• ASSIGNMENT
All lines below are to be output exactly as they stand.
┄┄┄┄┄┄┄┄┄┄┄┄┄┄┄┄┄┄┄┄
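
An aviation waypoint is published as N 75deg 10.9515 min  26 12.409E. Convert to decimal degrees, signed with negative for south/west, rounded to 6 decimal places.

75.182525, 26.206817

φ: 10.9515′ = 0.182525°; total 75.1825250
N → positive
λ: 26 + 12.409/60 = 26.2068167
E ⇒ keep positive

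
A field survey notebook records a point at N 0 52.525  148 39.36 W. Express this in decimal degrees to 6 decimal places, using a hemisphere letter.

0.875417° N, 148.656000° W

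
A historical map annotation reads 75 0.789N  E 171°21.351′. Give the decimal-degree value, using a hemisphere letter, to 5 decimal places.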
┄┄┄┄┄┄┄┄┄┄┄┄┄┄┄┄┄┄┄┄
• EXERCISE OUTPUT
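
An aviation waypoint is published as N 75deg 10.9515 min  26 12.409E. Convert to decimal degrees, signed with negative for south/west, rounded to 6 decimal places.

75.182525, 26.206817

φ: 10.9515′ = 0.182525°; total 75.1825250
N → positive
λ: 26 + 12.409/60 = 26.2068167
E ⇒ keep positive

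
A field survey notebook records a point at N 0 52.525  148 39.36 W. Express this in decimal degrees to 6 decimal places, using a hemisphere letter.

0.875417° N, 148.656000° W

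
A historical map annotation reads 75 0.789N  E 171°21.351′. Give the decimal-degree value, using a hemisphere letter, to 5 decimal places.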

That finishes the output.